* TASK STATEMENT: Return, without anything added, the lines from the one containing "3 streams —" through the end of the entries below, exactly as written.

* PROVIDED DATA:
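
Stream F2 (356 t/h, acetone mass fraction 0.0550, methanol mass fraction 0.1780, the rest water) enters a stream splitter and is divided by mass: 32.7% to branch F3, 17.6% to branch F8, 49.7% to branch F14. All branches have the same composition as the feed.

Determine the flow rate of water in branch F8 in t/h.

Branch F8 total = 0.176×356 = 62.656 t/h.
water in F8 = 0.767×62.656 = 48.057 t/h.

48.06 t/h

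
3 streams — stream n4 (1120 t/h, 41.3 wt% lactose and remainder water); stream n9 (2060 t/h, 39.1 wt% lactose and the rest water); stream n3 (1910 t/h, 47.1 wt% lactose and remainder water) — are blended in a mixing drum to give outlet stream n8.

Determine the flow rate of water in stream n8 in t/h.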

* THE COMPLETED TASK:
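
3 streams — stream n4 (1120 t/h, 41.3 wt% lactose and remainder water); stream n9 (2060 t/h, 39.1 wt% lactose and the rest water); stream n3 (1910 t/h, 47.1 wt% lactose and remainder water) — are blended in a mixing drum to give outlet stream n8.

Determine the flow rate of water in stream n8 in t/h.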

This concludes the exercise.